» **What is expected**: Find each line in the records below that contains the word "portal", and copy it out.

-------- Input data --------

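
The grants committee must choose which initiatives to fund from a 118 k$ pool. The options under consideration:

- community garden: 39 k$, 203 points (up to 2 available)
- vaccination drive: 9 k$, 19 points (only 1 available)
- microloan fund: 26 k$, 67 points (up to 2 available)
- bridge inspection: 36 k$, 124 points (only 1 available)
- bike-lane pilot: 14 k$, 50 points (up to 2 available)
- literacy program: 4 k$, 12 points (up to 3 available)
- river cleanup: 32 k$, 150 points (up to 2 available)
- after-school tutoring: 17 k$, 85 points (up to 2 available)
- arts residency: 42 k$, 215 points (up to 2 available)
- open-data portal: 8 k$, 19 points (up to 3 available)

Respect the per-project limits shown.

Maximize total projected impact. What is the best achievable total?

600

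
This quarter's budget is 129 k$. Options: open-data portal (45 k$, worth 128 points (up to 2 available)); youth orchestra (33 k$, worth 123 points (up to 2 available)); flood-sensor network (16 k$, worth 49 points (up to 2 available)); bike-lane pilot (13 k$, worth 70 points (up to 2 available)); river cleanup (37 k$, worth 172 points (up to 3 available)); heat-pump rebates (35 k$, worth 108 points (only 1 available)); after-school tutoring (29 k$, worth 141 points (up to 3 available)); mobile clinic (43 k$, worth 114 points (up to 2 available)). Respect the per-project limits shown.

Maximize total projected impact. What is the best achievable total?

625

Ranking by ratio (projected impact/k$): bike-lane pilot 5.38, after-school tutoring 4.86, river cleanup 4.65, youth orchestra 3.73.
A density-first pass picks flood-sensor network + 2×bike-lane pilot + 3×after-school tutoring — 612 at 129 k$.
The 74 k$ tied up in flood-sensor network and 2×after-school tutoring is better spent on 2×river cleanup — total rises to 625 (129 k$).
No other feasible combination exceeds 625.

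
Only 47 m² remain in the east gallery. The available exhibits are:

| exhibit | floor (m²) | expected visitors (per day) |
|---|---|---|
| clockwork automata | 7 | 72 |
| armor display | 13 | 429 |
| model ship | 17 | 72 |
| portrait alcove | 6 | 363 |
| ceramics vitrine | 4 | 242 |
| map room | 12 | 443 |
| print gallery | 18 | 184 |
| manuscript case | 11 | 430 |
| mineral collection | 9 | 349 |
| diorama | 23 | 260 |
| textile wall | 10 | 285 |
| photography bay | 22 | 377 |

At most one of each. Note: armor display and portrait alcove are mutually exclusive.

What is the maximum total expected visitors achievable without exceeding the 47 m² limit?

Taking portrait alcove + ceramics vitrine + map room + manuscript case + mineral collection: 42 m² used, 1827 in expected visitors.
The closest alternative, portrait alcove + ceramics vitrine + map room + manuscript case + textile wall, reaches only 1763.

1827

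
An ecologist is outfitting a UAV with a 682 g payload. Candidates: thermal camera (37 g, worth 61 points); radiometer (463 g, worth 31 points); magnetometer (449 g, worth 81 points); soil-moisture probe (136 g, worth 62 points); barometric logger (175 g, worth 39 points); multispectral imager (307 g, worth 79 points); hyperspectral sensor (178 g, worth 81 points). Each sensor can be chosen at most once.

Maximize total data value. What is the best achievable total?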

--------

» **Solution to this problem**:
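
- open-data portal: 8 k$, 19 points (up to 3 available)
This quarter's budget is 129 k$. Options: open-data portal (45 k$, worth 128 points (up to 2 available)); youth orchestra (33 k$, worth 123 points (up to 2 available)); flood-sensor network (16 k$, worth 49 points (up to 2 available)); bike-lane pilot (13 k$, worth 70 points (up to 2 available)); river cleanup (37 k$, worth 172 points (up to 3 available)); heat-pump rebates (35 k$, worth 108 points (only 1 available)); after-school tutoring (29 k$, worth 141 points (up to 3 available)); mobile clinic (43 k$, worth 114 points (up to 2 available)). Respect the per-project limits shown.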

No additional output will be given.